*TASK DIRECTIONS:*
Give back only the lines in the records below from the one with "7 = -2474$." to the one with "Answer: $150$", both inclusive, word for word.

Collected data:
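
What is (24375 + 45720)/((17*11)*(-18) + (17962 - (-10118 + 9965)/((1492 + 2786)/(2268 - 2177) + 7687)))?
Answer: 49332510525/10272605743 ≈ 4.8023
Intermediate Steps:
(24375 + 45720)/((17*11)*(-18) + (17962 - (-10118 + 9965)/((1492 + 2786)/(2268 - 2177) + 7687))) = 70095/(187*(-18) + (17962 - (-153)/(4278/91 + 7687))) = 70095/(-3366 + (17962 - (-153)/(4278*(1/91) + 7687))) = 70095/(-3366 + (17962 - (-153)/(4278/91 + 7687))) = 70095/(-3366 + (17962 - (-153)/703795/91)) = 70095/(-3366 + (17962 - (-153)*91/703795)) = 70095/(-3366 + (17962 - 1*(-13923/703795))) = 70095/(-3366 + (17962 + 13923/703795)) = 70095/(-3366 + 12641579713/703795) = 70095/(10272605743/703795) = 70095*(703795/10272605743) = 49332510525/10272605743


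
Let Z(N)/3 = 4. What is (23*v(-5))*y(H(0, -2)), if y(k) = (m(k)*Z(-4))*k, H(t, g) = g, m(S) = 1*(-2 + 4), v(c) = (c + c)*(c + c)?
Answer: -110400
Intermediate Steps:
Z(N) = 12 (Z(N) = 3*4 = 12)
v(c) = 4*c**2 (v(c) = (2*c)*(2*c) = 4*c**2)
m(S) = 2 (m(S) = 1*2 = 2)
y(k) = 24*k (y(k) = (2*12)*k = 24*k)
(23*v(-5))*y(H(0, -2)) = (23*(4*(-5)**2))*(24*(-2)) = (23*(4*25))*(-48) = (23*100)*(-48) = 2300*(-48) = -110400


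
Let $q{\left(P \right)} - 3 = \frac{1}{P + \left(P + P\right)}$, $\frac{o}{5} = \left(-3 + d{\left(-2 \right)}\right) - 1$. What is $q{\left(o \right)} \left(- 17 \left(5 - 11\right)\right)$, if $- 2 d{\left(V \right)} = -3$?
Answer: $\frac{7582}{25} \approx 303.28$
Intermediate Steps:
$d{\left(V \right)} = \frac{3}{2}$ ($d{\left(V \right)} = \left(- \frac{1}{2}\right) \left(-3\right) = \frac{3}{2}$)
$o = - \frac{25}{2}$ ($o = 5 \left(\left(-3 + \frac{3}{2}\right) - 1\right) = 5 \left(- \frac{3}{2} - 1\right) = 5 \left(- \frac{5}{2}\right) = - \frac{25}{2} \approx -12.5$)
$q{\left(P \right)} = 3 + \frac{1}{3 P}$ ($q{\left(P \right)} = 3 + \frac{1}{P + \left(P + P\right)} = 3 + \frac{1}{P + 2 P} = 3 + \frac{1}{3 P}$)
$q{\left(o \right)} \left(- 17 \left(5 - 11\right)\right) = \left(3 + \frac{1}{3 \left(- \frac{25}{2}\right)}\right) \left(- 17 \left(5 - 11\right)\right) = \left(3 + \frac{1}{3} \left(- \frac{2}{25}\right)\right) \left(\left(-17\right) \left(-6\right)\right) = \left(3 - \frac{2}{75}\right) 102 = \frac{223}{75} \cdot 102 = \frac{7582}{25}$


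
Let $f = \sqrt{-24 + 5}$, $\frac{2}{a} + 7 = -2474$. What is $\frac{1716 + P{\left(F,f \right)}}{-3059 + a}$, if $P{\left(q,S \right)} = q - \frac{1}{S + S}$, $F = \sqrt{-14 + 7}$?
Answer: $- \frac{4257396}{7589381} - \frac{2481 i \sqrt{7}}{7589381} - \frac{2481 i \sqrt{19}}{288396478} \approx -0.56097 - 0.00090241 i$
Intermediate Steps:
$a = - \frac{2}{2481}$ ($a = \frac{2}{-7 - 2474} = \frac{2}{-2481} = 2 \left(- \frac{1}{2481}\right) = - \frac{2}{2481} \approx -0.00080613$)
$f = i \sqrt{19}$ ($f = \sqrt{-19} = i \sqrt{19} \approx 4.3589 i$)
$F = i \sqrt{7}$ ($F = \sqrt{-7} = i \sqrt{7} \approx 2.6458 i$)
$P{\left(q,S \right)} = q - \frac{1}{2 S}$
$\frac{1716 + P{\left(F,f \right)}}{-3059 + a} = \frac{1716 - \left(\frac{\left(- \frac{1}{19}\right) i \sqrt{19}}{2} - i \sqrt{7}\right)}{-3059 - \frac{2}{2481}} = \frac{1716 + \left(i \sqrt{7} - \frac{\left(- \frac{1}{19}\right) i \sqrt{19}}{2}\right)}{- \frac{7589381}{2481}} = \left(1716 + \left(i \sqrt{7} + \frac{i \sqrt{19}}{38}\right)\right) \left(- \frac{2481}{7589381}\right) = \left(1716 + i \sqrt{7} + \frac{i \sqrt{19}}{38}\right) \left(- \frac{2481}{7589381}\right) = - \frac{4257396}{7589381} - \frac{2481 i \sqrt{7}}{7589381} - \frac{2481 i \sqrt{19}}{288396478}$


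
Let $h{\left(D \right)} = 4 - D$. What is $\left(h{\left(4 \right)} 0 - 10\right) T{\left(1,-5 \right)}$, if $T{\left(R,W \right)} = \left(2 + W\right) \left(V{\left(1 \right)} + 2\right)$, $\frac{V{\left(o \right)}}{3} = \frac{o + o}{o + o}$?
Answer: $150$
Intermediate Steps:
$V{\left(o \right)} = 3$ ($V{\left(o \right)} = 3 \frac{o + o}{o + o} = 3 \frac{2 o}{2 o} = 3 \cdot 2 o \frac{1}{2 o} = 3 \cdot 1 = 3$)
$T{\left(R,W \right)} = 10 + 5 W$ ($T{\left(R,W \right)} = \left(2 + W\right) \left(3 + 2\right) = \left(2 + W\right) 5 = 10 + 5 W$)
$\left(h{\left(4 \right)} 0 - 10\right) T{\left(1,-5 \right)} = \left(\left(4 - 4\right) 0 - 10\right) \left(10 + 5 \left(-5\right)\right) = \left(\left(4 - 4\right) 0 - 10\right) \left(10 - 25\right) = \left(0 \cdot 0 - 10\right) \left(-15\right) = \left(0 - 10\right) \left(-15\right) = \left(-10\right) \left(-15\right) = 150$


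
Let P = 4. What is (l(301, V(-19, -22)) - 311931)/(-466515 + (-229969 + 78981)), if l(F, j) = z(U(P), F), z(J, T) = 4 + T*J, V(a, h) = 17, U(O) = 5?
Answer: 310422/617503 ≈ 0.50271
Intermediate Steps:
z(J, T) = 4 + J*T
l(F, j) = 4 + 5*F
(l(301, V(-19, -22)) - 311931)/(-466515 + (-229969 + 78981)) = ((4 + 5*301) - 311931)/(-466515 + (-229969 + 78981)) = ((4 + 1505) - 311931)/(-466515 - 150988) = (1509 - 311931)/(-617503) = -310422*(-1/617503) = 310422/617503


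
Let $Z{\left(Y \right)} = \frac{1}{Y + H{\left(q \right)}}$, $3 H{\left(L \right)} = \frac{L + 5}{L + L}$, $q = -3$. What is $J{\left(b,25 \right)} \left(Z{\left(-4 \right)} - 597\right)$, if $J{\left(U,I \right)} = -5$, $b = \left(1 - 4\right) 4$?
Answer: $\frac{110490}{37} \approx 2986.2$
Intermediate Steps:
$b = -12$ ($b = \left(-3\right) 4 = -12$)
$H{\left(L \right)} = \frac{5 + L}{6 L}$ ($H{\left(L \right)} = \frac{\left(L + 5\right) \frac{1}{L + L}}{3} = \frac{\left(5 + L\right) \frac{1}{2 L}}{3} = \frac{\frac{1}{2} \frac{1}{L} \left(5 + L\right)}{3} = \frac{5 + L}{6 L}$)
$Z{\left(Y \right)} = \frac{1}{- \frac{1}{9} + Y}$ ($Z{\left(Y \right)} = \frac{1}{Y + \frac{5 - 3}{6 \left(-3\right)}} = \frac{1}{Y + \frac{1}{6} \left(- \frac{1}{3}\right) 2} = \frac{1}{Y - \frac{1}{9}} = \frac{1}{- \frac{1}{9} + Y}$)
$J{\left(b,25 \right)} \left(Z{\left(-4 \right)} - 597\right) = - 5 \left(\frac{9}{-1 + 9 \left(-4\right)} - 597\right) = - 5 \left(\frac{9}{-1 - 36} - 597\right) = - 5 \left(\frac{9}{-37} - 597\right) = - 5 \left(9 \left(- \frac{1}{37}\right) - 597\right) = - 5 \left(- \frac{9}{37} - 597\right) = \left(-5\right) \left(- \frac{22098}{37}\right) = \frac{110490}{37}$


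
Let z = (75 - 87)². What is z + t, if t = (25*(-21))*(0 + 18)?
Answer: -9306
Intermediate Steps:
z = 144 (z = (-12)² = 144)
t = -9450 (t = -525*18 = -9450)
z + t = 144 - 9450 = -9306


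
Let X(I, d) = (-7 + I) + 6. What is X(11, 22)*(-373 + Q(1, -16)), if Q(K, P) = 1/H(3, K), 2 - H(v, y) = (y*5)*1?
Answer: -11200/3 ≈ -3733.3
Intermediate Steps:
X(I, d) = -1 + I
H(v, y) = 2 - 5*y (H(v, y) = 2 - y*5 = 2 - 5*y)
Q(K, P) = 1/(2 - 5*K)
X(11, 22)*(-373 + Q(1, -16)) = (-1 + 11)*(-373 - 1/(-2 + 5*1)) = 10*(-373 - 1/(-2 + 5)) = 10*(-373 - 1/3) = 10*(-373 - 1*⅓) = 10*(-373 - ⅓) = 10*(-1120/3) = -11200/3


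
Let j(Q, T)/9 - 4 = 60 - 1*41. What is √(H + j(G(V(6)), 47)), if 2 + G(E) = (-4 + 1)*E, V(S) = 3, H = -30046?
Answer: I*√29839 ≈ 172.74*I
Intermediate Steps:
G(E) = -2 - 3*E (G(E) = -2 + (-4 + 1)*E = -2 - 3*E)
j(Q, T) = 207 (j(Q, T) = 36 + 9*(60 - 1*41) = 36 + 9*(60 - 41) = 36 + 9*19 = 36 + 171 = 207)
√(H + j(G(V(6)), 47)) = √(-30046 + 207) = √(-29839) = I*√29839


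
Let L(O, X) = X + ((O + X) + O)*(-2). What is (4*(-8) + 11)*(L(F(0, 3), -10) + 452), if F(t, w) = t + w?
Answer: -9450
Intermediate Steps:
L(O, X) = -X - 4*O (L(O, X) = X + (X + 2*O)*(-2) = X + (-4*O - 2*X) = -X - 4*O)
(4*(-8) + 11)*(L(F(0, 3), -10) + 452) = (4*(-8) + 11)*((-1*(-10) - 4*(0 + 3)) + 452) = (-32 + 11)*((10 - 4*3) + 452) = -21*((10 - 12) + 452) = -21*(-2 + 452) = -21*450 = -9450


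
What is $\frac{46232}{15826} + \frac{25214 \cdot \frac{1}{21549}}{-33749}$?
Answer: $\frac{16811077939934}{5754786231513} \approx 2.9212$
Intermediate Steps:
$\frac{46232}{15826} + \frac{25214 \cdot \frac{1}{21549}}{-33749} = 46232 \cdot \frac{1}{15826} + 25214 \cdot \frac{1}{21549} \left(- \frac{1}{33749}\right) = \frac{23116}{7913} + \frac{25214}{21549} \left(- \frac{1}{33749}\right) = \frac{23116}{7913} - \frac{25214}{727257201} = \frac{16811077939934}{5754786231513}$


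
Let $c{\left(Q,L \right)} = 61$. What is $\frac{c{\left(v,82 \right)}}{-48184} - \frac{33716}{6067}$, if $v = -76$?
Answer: $- \frac{1624941831}{292332328} \approx -5.5585$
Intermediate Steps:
$\frac{c{\left(v,82 \right)}}{-48184} - \frac{33716}{6067} = \frac{61}{-48184} - \frac{33716}{6067} = 61 \left(- \frac{1}{48184}\right) - \frac{33716}{6067} = - \frac{61}{48184} - \frac{33716}{6067} = - \frac{1624941831}{292332328}$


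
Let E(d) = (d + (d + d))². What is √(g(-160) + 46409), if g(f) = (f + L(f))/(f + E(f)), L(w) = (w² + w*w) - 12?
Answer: √38440219928830/28780 ≈ 215.43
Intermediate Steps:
E(d) = 9*d² (E(d) = (d + 2*d)² = (3*d)² = 9*d²)
L(w) = -12 + 2*w² (L(w) = (w² + w²) - 12 = 2*w² - 12 = -12 + 2*w²)
g(f) = (-12 + f + 2*f²)/(f + 9*f²) (g(f) = (f + (-12 + 2*f²))/(f + 9*f²) = (-12 + f + 2*f²)/(f + 9*f²))
√(g(-160) + 46409) = √((-12 - 160 + 2*(-160)²)/((-160)*(1 + 9*(-160))) + 46409) = √(-(-12 - 160 + 2*25600)/(160*(1 - 1440)) + 46409) = √(-1/160*(-12 - 160 + 51200)/(-1439) + 46409) = √(-1/160*(-1/1439)*51028 + 46409) = √(12757/57560 + 46409) = √(2671314797/57560) = √38440219928830/28780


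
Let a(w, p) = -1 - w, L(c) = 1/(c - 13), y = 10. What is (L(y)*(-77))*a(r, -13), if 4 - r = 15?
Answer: 770/3 ≈ 256.67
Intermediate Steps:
r = -11 (r = 4 - 1*15 = 4 - 15 = -11)
L(c) = 1/(-13 + c)
(L(y)*(-77))*a(r, -13) = (-77/(-13 + 10))*(-1 - 1*(-11)) = (-77/(-3))*(-1 + 11) = -⅓*(-77)*10 = (77/3)*10 = 770/3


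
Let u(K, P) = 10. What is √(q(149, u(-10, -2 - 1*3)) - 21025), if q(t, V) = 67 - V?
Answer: 2*I*√5242 ≈ 144.8*I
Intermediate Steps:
√(q(149, u(-10, -2 - 1*3)) - 21025) = √((67 - 1*10) - 21025) = √((67 - 10) - 21025) = √(57 - 21025) = √(-20968) = 2*I*√5242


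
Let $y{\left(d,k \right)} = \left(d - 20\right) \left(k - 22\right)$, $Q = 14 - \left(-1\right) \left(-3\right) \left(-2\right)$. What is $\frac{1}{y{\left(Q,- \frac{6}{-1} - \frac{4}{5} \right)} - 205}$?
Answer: $- \frac{1}{205} \approx -0.0048781$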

*SOLVED PROBLEM:*
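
Let $f = \sqrt{-24 + 5}$, $\frac{2}{a} + 7 = -2474$. What is $\frac{1716 + P{\left(F,f \right)}}{-3059 + a}$, if $P{\left(q,S \right)} = q - \frac{1}{S + S}$, $F = \sqrt{-14 + 7}$?
Answer: $- \frac{4257396}{7589381} - \frac{2481 i \sqrt{7}}{7589381} - \frac{2481 i \sqrt{19}}{288396478} \approx -0.56097 - 0.00090241 i$
Intermediate Steps:
$a = - \frac{2}{2481}$ ($a = \frac{2}{-7 - 2474} = \frac{2}{-2481} = 2 \left(- \frac{1}{2481}\right) = - \frac{2}{2481} \approx -0.00080613$)
$f = i \sqrt{19}$ ($f = \sqrt{-19} = i \sqrt{19} \approx 4.3589 i$)
$F = i \sqrt{7}$ ($F = \sqrt{-7} = i \sqrt{7} \approx 2.6458 i$)
$P{\left(q,S \right)} = q - \frac{1}{2 S}$
$\frac{1716 + P{\left(F,f \right)}}{-3059 + a} = \frac{1716 - \left(\frac{\left(- \frac{1}{19}\right) i \sqrt{19}}{2} - i \sqrt{7}\right)}{-3059 - \frac{2}{2481}} = \frac{1716 + \left(i \sqrt{7} - \frac{\left(- \frac{1}{19}\right) i \sqrt{19}}{2}\right)}{- \frac{7589381}{2481}} = \left(1716 + \left(i \sqrt{7} + \frac{i \sqrt{19}}{38}\right)\right) \left(- \frac{2481}{7589381}\right) = \left(1716 + i \sqrt{7} + \frac{i \sqrt{19}}{38}\right) \left(- \frac{2481}{7589381}\right) = - \frac{4257396}{7589381} - \frac{2481 i \sqrt{7}}{7589381} - \frac{2481 i \sqrt{19}}{288396478}$


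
Let $h{\left(D \right)} = 4 - D$. What is $\left(h{\left(4 \right)} 0 - 10\right) T{\left(1,-5 \right)}$, if $T{\left(R,W \right)} = \left(2 + W\right) \left(V{\left(1 \right)} + 2\right)$, $\frac{V{\left(o \right)}}{3} = \frac{o + o}{o + o}$?
Answer: $150$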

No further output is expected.